# AVAILABLE RECORDS

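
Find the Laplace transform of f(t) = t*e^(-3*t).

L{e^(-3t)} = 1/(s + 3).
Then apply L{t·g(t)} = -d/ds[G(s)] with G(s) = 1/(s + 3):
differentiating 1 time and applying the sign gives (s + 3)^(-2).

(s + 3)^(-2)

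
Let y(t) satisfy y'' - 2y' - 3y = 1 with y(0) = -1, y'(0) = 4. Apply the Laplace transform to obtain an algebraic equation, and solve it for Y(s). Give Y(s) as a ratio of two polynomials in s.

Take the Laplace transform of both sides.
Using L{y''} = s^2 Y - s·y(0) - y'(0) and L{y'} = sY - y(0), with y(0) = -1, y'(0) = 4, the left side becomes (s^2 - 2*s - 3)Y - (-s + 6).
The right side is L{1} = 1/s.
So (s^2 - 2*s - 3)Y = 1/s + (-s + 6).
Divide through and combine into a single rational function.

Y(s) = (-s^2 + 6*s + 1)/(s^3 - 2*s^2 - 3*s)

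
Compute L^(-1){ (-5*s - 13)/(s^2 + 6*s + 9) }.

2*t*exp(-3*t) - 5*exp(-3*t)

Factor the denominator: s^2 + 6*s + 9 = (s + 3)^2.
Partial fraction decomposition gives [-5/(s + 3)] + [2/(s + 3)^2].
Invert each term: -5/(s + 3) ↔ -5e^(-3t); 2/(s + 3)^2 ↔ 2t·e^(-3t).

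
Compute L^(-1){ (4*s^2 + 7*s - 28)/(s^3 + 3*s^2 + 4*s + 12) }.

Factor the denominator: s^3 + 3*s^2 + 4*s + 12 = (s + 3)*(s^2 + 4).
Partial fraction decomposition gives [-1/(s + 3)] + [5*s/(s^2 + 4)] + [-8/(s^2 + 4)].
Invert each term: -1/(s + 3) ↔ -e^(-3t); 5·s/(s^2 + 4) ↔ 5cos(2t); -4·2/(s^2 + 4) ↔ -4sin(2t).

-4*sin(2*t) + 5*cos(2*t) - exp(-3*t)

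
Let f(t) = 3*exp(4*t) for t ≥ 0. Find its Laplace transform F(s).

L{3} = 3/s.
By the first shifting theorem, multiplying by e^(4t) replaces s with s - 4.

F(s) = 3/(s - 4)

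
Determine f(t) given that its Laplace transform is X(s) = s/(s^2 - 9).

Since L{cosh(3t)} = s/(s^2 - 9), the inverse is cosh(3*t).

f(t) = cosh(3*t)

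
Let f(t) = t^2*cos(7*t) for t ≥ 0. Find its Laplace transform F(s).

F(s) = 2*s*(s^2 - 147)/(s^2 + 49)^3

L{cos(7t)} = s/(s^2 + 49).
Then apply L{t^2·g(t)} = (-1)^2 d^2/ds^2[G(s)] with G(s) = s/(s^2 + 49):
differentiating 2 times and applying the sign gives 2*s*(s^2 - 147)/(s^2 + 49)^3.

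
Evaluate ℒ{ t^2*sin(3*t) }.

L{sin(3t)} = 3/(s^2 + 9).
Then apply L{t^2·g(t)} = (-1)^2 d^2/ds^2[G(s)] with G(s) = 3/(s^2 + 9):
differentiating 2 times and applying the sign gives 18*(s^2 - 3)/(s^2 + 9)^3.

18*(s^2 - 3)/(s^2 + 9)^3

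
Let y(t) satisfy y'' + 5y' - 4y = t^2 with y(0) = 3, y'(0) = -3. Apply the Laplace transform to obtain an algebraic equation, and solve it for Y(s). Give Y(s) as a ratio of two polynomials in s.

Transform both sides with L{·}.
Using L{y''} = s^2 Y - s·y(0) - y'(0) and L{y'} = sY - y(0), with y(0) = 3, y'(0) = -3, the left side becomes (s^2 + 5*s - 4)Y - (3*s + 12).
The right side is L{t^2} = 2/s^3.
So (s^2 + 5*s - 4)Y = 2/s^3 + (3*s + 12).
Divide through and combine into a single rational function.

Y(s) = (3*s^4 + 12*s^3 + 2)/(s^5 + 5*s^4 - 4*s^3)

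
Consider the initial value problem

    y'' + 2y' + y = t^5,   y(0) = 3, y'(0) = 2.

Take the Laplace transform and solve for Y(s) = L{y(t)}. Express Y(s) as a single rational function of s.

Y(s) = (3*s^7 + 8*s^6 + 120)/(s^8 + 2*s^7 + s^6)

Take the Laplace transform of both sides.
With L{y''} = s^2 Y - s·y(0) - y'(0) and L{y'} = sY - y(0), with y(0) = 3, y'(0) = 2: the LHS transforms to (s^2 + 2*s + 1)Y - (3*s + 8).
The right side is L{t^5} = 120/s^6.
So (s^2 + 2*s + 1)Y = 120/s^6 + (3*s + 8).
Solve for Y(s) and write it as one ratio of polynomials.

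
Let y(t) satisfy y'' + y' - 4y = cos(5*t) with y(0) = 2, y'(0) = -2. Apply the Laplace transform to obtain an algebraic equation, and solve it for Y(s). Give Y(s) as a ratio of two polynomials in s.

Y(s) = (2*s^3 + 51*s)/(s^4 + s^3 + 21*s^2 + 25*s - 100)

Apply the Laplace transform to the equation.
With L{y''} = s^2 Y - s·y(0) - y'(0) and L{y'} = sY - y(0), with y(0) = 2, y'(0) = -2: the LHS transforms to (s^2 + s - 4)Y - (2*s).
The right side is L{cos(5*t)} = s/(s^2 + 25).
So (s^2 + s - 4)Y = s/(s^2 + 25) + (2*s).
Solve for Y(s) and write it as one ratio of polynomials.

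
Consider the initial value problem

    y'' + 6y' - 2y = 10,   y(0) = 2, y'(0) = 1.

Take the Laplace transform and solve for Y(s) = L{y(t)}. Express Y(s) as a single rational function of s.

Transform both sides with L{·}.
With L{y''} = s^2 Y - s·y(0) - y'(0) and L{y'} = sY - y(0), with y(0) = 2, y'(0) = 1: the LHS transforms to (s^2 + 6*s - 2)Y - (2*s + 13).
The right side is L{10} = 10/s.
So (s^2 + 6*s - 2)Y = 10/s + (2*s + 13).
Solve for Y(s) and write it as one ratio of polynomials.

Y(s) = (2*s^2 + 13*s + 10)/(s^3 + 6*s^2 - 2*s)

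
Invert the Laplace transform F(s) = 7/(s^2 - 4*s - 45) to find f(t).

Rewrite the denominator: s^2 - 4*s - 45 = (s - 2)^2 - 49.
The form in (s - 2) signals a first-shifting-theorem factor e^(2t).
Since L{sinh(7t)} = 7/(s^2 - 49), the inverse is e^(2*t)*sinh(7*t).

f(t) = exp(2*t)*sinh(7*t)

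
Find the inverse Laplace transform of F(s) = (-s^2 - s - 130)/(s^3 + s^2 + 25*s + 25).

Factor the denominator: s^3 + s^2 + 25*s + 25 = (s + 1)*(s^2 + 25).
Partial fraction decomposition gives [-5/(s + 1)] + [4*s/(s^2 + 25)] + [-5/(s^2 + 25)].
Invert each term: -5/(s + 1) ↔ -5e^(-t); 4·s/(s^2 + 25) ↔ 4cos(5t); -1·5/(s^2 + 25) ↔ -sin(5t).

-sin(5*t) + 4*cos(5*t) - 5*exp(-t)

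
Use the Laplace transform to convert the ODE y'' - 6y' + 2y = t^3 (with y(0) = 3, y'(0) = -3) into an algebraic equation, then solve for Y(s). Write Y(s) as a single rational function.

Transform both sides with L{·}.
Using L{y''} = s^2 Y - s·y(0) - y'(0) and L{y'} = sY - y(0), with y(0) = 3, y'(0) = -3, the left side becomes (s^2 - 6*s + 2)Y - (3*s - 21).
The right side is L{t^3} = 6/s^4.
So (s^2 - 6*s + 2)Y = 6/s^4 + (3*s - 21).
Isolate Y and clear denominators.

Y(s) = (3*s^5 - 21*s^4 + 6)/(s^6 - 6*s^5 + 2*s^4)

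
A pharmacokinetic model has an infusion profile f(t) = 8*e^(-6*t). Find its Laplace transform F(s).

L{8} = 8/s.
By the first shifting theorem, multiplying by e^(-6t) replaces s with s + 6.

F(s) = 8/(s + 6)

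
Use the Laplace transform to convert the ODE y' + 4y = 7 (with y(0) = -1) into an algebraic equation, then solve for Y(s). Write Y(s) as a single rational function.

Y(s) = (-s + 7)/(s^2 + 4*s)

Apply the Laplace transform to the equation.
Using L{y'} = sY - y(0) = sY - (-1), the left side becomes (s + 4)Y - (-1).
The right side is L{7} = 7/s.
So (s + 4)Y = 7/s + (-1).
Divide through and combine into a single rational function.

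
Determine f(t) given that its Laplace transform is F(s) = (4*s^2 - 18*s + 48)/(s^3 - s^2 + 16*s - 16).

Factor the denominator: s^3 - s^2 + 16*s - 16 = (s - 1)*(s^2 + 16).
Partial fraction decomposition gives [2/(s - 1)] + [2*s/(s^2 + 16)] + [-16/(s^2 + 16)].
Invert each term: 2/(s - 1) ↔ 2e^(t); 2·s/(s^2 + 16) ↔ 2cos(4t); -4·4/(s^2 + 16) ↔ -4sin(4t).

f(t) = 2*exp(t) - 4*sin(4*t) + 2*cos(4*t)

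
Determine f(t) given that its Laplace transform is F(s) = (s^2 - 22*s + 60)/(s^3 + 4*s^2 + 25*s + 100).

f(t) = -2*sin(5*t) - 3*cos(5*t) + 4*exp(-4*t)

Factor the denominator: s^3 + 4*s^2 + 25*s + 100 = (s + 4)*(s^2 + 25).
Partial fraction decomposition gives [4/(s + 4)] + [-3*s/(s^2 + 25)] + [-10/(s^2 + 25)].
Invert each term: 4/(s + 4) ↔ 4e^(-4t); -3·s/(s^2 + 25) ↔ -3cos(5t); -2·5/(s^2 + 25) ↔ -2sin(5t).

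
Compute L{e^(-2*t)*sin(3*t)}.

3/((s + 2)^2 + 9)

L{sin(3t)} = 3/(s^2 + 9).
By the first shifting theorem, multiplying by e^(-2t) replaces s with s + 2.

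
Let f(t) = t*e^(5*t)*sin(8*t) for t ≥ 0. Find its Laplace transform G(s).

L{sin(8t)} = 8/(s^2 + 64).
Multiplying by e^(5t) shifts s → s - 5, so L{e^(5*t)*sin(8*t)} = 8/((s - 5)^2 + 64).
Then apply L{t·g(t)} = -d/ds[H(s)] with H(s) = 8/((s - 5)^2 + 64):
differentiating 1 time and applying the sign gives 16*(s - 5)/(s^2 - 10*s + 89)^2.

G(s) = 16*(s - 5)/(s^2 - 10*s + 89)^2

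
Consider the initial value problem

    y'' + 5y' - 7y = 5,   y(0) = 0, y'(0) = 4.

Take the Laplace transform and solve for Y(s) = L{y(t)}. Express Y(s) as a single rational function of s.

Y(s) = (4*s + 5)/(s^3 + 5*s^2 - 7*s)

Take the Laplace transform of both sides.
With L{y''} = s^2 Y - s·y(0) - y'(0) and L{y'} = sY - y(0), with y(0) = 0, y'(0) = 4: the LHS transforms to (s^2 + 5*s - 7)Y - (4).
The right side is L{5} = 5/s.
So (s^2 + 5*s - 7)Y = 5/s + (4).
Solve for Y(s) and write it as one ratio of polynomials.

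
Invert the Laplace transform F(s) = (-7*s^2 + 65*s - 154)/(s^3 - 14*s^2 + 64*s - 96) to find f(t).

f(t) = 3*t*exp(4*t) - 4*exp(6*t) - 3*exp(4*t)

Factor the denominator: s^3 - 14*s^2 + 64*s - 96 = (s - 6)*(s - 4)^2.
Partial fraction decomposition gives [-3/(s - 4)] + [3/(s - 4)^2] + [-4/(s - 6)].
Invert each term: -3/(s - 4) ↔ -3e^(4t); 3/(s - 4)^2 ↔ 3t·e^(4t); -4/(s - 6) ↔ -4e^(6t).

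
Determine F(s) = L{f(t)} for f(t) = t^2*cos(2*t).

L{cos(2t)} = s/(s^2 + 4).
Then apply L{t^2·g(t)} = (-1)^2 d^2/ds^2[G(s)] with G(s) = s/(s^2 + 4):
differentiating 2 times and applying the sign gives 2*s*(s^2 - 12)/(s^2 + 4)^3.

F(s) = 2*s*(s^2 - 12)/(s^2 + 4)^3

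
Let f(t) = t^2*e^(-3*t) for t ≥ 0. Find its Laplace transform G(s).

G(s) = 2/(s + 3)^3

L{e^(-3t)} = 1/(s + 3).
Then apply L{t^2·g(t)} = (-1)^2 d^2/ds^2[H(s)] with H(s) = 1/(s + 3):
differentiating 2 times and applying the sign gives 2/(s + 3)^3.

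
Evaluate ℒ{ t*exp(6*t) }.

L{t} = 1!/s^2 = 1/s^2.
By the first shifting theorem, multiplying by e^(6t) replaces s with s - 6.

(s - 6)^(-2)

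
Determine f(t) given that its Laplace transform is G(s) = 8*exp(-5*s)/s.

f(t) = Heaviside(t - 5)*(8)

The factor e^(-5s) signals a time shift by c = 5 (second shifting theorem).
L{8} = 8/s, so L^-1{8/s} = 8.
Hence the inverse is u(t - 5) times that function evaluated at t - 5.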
* * *
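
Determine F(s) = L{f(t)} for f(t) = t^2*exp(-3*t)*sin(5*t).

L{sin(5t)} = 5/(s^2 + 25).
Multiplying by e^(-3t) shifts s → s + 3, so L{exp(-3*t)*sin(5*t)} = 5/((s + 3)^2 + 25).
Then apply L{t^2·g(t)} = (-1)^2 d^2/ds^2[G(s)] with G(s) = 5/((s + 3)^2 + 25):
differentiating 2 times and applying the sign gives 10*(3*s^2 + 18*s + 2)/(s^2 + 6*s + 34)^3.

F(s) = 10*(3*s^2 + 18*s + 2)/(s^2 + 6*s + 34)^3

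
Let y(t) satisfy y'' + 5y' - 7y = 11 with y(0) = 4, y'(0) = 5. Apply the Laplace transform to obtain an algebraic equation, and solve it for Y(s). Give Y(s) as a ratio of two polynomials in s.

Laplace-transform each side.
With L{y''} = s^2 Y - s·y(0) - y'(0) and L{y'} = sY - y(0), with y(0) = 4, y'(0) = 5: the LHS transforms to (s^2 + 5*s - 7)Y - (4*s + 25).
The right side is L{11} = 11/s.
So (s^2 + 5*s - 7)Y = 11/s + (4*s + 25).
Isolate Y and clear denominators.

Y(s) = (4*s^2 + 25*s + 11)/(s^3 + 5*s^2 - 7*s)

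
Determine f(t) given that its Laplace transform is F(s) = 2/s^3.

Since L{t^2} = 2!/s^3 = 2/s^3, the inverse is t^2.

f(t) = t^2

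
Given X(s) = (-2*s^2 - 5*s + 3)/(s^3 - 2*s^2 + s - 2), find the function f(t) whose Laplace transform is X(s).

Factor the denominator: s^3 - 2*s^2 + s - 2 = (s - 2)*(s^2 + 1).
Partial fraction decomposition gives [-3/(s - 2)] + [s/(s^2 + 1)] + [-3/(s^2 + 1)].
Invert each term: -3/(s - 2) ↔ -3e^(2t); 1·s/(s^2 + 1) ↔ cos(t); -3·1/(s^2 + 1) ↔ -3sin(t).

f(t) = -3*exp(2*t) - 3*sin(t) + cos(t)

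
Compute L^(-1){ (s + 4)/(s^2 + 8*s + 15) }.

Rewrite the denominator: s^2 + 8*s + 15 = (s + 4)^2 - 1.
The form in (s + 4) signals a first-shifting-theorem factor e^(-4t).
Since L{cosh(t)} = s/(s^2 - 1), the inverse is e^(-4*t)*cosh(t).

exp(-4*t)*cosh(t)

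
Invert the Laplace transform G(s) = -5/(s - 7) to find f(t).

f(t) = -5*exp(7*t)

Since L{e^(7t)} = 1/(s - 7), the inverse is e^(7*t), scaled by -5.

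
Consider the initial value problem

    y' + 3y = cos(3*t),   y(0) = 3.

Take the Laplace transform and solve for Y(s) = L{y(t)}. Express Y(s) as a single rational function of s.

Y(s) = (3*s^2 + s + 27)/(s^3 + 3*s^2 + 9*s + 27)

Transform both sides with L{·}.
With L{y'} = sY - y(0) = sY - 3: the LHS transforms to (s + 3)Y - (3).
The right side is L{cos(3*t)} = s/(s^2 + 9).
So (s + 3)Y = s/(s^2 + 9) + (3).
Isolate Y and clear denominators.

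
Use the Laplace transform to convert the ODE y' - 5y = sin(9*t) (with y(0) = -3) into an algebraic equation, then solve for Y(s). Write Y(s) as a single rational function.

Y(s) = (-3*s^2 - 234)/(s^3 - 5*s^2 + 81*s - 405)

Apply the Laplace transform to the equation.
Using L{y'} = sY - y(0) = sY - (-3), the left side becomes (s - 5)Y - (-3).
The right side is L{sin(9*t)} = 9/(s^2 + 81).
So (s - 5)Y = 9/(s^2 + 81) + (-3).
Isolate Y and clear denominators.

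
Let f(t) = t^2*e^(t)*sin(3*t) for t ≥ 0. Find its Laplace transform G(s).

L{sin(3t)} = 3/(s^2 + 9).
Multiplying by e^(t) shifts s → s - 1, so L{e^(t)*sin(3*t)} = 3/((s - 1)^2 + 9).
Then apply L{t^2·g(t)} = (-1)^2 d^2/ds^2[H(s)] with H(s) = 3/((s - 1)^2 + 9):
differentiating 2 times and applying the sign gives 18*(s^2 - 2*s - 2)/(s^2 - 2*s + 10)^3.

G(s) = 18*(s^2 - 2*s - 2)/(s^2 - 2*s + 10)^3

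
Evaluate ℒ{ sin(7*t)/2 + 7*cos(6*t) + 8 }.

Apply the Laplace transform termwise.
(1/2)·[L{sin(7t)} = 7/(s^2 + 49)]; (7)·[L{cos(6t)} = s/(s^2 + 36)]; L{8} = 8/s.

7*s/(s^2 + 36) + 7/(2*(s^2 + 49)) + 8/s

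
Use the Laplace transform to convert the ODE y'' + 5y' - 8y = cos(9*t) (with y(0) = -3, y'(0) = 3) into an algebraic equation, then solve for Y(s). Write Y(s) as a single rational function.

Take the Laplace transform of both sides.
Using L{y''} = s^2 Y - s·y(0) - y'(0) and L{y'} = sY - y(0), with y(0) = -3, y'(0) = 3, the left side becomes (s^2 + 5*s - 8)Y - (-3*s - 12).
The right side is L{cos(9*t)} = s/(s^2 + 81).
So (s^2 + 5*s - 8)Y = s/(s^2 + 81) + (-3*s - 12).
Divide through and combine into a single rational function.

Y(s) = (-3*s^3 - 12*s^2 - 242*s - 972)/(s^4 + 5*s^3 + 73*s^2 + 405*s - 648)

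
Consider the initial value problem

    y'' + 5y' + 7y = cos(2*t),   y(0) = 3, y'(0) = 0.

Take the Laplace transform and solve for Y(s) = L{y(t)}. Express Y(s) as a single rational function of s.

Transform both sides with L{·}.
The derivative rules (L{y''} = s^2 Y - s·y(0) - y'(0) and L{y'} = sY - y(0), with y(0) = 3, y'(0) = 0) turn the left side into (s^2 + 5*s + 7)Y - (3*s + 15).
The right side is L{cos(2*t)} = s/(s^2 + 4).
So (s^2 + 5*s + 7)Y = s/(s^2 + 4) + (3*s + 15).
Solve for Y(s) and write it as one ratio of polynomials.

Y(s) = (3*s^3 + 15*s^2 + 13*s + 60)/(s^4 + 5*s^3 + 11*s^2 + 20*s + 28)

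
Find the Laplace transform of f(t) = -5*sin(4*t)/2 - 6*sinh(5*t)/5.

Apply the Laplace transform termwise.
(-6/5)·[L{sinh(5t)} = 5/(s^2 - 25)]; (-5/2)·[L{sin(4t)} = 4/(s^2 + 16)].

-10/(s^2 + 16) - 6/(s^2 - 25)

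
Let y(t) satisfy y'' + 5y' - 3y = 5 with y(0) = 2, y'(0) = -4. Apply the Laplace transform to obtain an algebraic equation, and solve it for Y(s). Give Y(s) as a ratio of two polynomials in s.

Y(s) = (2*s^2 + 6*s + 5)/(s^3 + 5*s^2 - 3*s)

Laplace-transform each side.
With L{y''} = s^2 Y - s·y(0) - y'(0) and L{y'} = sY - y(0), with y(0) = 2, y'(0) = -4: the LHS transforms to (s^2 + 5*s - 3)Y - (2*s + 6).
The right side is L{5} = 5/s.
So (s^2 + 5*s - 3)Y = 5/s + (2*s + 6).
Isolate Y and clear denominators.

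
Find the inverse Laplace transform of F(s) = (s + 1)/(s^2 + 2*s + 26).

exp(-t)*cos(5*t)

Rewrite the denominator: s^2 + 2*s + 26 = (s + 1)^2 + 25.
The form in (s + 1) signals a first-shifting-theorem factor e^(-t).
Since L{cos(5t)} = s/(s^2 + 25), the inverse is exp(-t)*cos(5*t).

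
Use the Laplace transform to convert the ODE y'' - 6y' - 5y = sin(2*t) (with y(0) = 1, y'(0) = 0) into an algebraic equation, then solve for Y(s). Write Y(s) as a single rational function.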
--
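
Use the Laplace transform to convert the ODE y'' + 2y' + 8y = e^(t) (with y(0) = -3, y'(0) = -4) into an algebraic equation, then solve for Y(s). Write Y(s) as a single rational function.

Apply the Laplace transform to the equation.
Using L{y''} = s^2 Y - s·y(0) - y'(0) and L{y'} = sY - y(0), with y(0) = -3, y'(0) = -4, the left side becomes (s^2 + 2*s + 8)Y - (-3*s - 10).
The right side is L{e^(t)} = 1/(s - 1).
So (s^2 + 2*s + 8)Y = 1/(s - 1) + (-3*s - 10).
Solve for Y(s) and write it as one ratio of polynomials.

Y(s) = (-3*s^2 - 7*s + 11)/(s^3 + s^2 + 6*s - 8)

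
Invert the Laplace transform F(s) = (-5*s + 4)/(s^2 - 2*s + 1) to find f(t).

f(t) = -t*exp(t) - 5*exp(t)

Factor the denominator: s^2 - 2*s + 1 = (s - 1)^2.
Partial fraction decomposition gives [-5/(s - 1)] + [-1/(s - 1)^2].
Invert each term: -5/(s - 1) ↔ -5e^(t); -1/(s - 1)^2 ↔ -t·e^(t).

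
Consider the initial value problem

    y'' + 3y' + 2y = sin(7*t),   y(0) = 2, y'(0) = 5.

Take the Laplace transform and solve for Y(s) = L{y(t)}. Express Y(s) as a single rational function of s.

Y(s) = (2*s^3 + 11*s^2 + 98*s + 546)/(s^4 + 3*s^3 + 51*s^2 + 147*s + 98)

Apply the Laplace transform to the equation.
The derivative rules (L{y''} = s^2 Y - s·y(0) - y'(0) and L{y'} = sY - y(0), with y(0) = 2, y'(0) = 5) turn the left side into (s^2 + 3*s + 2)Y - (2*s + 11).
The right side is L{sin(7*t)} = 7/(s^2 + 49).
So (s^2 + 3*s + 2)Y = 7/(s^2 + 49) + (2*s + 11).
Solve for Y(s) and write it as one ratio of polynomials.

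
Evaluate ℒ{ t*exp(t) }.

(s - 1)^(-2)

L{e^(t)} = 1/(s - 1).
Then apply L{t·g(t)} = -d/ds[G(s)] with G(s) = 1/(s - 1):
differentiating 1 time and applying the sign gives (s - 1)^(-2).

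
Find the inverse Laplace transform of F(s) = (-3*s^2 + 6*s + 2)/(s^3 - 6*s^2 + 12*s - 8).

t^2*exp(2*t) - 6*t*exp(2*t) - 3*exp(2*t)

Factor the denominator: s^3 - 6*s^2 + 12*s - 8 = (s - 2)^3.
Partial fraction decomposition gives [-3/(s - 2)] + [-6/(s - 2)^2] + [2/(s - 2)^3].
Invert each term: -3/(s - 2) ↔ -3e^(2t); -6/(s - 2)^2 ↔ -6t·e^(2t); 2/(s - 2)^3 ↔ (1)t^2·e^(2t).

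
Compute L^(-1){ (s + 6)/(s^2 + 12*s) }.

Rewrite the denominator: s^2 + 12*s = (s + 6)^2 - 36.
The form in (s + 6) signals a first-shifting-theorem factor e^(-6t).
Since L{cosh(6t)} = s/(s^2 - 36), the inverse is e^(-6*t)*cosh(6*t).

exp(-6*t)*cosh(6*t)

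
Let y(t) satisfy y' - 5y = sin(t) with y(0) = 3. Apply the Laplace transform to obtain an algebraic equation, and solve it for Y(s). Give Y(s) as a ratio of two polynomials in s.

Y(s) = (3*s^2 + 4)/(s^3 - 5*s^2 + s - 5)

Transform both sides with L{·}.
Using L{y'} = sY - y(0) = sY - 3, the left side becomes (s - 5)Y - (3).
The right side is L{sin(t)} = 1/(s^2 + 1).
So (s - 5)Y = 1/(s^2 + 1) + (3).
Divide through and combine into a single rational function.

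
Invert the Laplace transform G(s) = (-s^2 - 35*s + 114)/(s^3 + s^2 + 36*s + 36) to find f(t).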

# PROBLEM DETAILS
In the entries above, find the line with "Find the inverse Laplace transform of F(s) = (s" and the line with "5y = sin(2*t)", then restate word for word both of them and every line between, with nothing more.

# RESULT BELOW
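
Find the inverse Laplace transform of F(s) = (s + 1)/(s^2 + 2*s + 26).

exp(-t)*cos(5*t)

Rewrite the denominator: s^2 + 2*s + 26 = (s + 1)^2 + 25.
The form in (s + 1) signals a first-shifting-theorem factor e^(-t).
Since L{cos(5t)} = s/(s^2 + 25), the inverse is exp(-t)*cos(5*t).

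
Use the Laplace transform to convert the ODE y'' - 6y' - 5y = sin(2*t) (with y(0) = 1, y'(0) = 0) into an algebraic equation, then solve for Y(s). Write Y(s) as a single rational function.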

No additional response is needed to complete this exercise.